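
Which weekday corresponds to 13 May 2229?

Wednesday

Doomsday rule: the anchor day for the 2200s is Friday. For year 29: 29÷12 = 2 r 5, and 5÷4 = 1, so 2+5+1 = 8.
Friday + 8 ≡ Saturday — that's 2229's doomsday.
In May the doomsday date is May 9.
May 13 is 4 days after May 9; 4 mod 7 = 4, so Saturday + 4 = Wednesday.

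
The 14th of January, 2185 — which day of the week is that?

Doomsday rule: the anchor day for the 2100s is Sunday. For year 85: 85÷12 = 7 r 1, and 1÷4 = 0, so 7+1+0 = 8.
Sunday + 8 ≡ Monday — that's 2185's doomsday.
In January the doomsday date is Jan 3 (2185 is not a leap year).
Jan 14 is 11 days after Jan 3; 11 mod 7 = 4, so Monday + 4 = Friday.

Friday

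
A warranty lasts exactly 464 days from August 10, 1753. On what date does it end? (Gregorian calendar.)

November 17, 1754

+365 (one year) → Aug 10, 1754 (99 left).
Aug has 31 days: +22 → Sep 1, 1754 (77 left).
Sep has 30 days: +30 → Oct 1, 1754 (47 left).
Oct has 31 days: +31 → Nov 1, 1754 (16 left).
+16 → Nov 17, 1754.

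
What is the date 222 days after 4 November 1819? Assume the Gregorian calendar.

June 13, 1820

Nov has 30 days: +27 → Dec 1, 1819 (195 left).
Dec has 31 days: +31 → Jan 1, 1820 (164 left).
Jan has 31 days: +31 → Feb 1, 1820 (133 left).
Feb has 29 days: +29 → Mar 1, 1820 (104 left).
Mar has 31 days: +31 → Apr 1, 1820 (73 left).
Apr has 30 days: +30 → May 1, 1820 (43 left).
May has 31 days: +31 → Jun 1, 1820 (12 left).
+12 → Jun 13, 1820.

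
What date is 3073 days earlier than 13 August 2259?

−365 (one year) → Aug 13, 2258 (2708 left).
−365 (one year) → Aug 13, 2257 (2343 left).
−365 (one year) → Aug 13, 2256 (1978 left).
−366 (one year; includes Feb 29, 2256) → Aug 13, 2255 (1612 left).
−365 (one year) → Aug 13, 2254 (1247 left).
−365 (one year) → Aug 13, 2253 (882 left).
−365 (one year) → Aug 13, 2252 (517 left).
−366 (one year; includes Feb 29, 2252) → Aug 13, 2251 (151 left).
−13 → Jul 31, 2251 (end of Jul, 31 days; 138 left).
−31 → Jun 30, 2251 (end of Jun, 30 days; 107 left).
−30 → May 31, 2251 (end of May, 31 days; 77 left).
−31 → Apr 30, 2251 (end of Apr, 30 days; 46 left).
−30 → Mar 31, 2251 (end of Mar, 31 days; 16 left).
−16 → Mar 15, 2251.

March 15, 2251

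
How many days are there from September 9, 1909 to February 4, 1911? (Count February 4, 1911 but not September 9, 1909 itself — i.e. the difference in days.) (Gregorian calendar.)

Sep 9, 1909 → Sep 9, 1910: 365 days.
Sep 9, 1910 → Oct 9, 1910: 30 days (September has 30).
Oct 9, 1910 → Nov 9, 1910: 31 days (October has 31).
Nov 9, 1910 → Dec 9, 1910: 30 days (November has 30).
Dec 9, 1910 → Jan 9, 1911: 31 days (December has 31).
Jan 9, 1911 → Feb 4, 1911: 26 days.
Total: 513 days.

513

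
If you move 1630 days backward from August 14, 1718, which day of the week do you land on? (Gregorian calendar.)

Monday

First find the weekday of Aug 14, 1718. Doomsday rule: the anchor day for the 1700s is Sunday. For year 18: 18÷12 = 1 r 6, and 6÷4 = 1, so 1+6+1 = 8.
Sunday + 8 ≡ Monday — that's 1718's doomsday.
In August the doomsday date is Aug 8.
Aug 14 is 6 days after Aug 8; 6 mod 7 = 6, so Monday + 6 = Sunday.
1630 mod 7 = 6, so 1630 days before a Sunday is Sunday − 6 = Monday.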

**EXERCISE INSTRUCTIONS:** Put down each entry again, unchanged and complete.

**SOLUTION:**
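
Which weekday corresponds to 13 May 2229?

Wednesday

Doomsday rule: the anchor day for the 2200s is Friday. For year 29: 29÷12 = 2 r 5, and 5÷4 = 1, so 2+5+1 = 8.
Friday + 8 ≡ Saturday — that's 2229's doomsday.
In May the doomsday date is May 9.
May 13 is 4 days after May 9; 4 mod 7 = 4, so Saturday + 4 = Wednesday.

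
The 14th of January, 2185 — which day of the week is that?

Doomsday rule: the anchor day for the 2100s is Sunday. For year 85: 85÷12 = 7 r 1, and 1÷4 = 0, so 7+1+0 = 8.
Sunday + 8 ≡ Monday — that's 2185's doomsday.
In January the doomsday date is Jan 3 (2185 is not a leap year).
Jan 14 is 11 days after Jan 3; 11 mod 7 = 4, so Monday + 4 = Friday.

Friday

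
A warranty lasts exactly 464 days from August 10, 1753. On what date does it end? (Gregorian calendar.)

November 17, 1754

+365 (one year) → Aug 10, 1754 (99 left).
Aug has 31 days: +22 → Sep 1, 1754 (77 left).
Sep has 30 days: +30 → Oct 1, 1754 (47 left).
Oct has 31 days: +31 → Nov 1, 1754 (16 left).
+16 → Nov 17, 1754.

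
What is the date 222 days after 4 November 1819? Assume the Gregorian calendar.

June 13, 1820

Nov has 30 days: +27 → Dec 1, 1819 (195 left).
Dec has 31 days: +31 → Jan 1, 1820 (164 left).
Jan has 31 days: +31 → Feb 1, 1820 (133 left).
Feb has 29 days: +29 → Mar 1, 1820 (104 left).
Mar has 31 days: +31 → Apr 1, 1820 (73 left).
Apr has 30 days: +30 → May 1, 1820 (43 left).
May has 31 days: +31 → Jun 1, 1820 (12 left).
+12 → Jun 13, 1820.

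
What date is 3073 days earlier than 13 August 2259?

−365 (one year) → Aug 13, 2258 (2708 left).
−365 (one year) → Aug 13, 2257 (2343 left).
−365 (one year) → Aug 13, 2256 (1978 left).
−366 (one year; includes Feb 29, 2256) → Aug 13, 2255 (1612 left).
−365 (one year) → Aug 13, 2254 (1247 left).
−365 (one year) → Aug 13, 2253 (882 left).
−365 (one year) → Aug 13, 2252 (517 left).
−366 (one year; includes Feb 29, 2252) → Aug 13, 2251 (151 left).
−13 → Jul 31, 2251 (end of Jul, 31 days; 138 left).
−31 → Jun 30, 2251 (end of Jun, 30 days; 107 left).
−30 → May 31, 2251 (end of May, 31 days; 77 left).
−31 → Apr 30, 2251 (end of Apr, 30 days; 46 left).
−30 → Mar 31, 2251 (end of Mar, 31 days; 16 left).
−16 → Mar 15, 2251.

March 15, 2251

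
How many days are there from September 9, 1909 to February 4, 1911? (Count February 4, 1911 but not September 9, 1909 itself — i.e. the difference in days.) (Gregorian calendar.)

Sep 9, 1909 → Sep 9, 1910: 365 days.
Sep 9, 1910 → Oct 9, 1910: 30 days (September has 30).
Oct 9, 1910 → Nov 9, 1910: 31 days (October has 31).
Nov 9, 1910 → Dec 9, 1910: 30 days (November has 30).
Dec 9, 1910 → Jan 9, 1911: 31 days (December has 31).
Jan 9, 1911 → Feb 4, 1911: 26 days.
Total: 513 days.

513

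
If you move 1630 days backward from August 14, 1718, which day of the week do you land on? (Gregorian calendar.)

Monday

First find the weekday of Aug 14, 1718. Doomsday rule: the anchor day for the 1700s is Sunday. For year 18: 18÷12 = 1 r 6, and 6÷4 = 1, so 1+6+1 = 8.
Sunday + 8 ≡ Monday — that's 1718's doomsday.
In August the doomsday date is Aug 8.
Aug 14 is 6 days after Aug 8; 6 mod 7 = 6, so Monday + 6 = Sunday.
1630 mod 7 = 6, so 1630 days before a Sunday is Sunday − 6 = Monday.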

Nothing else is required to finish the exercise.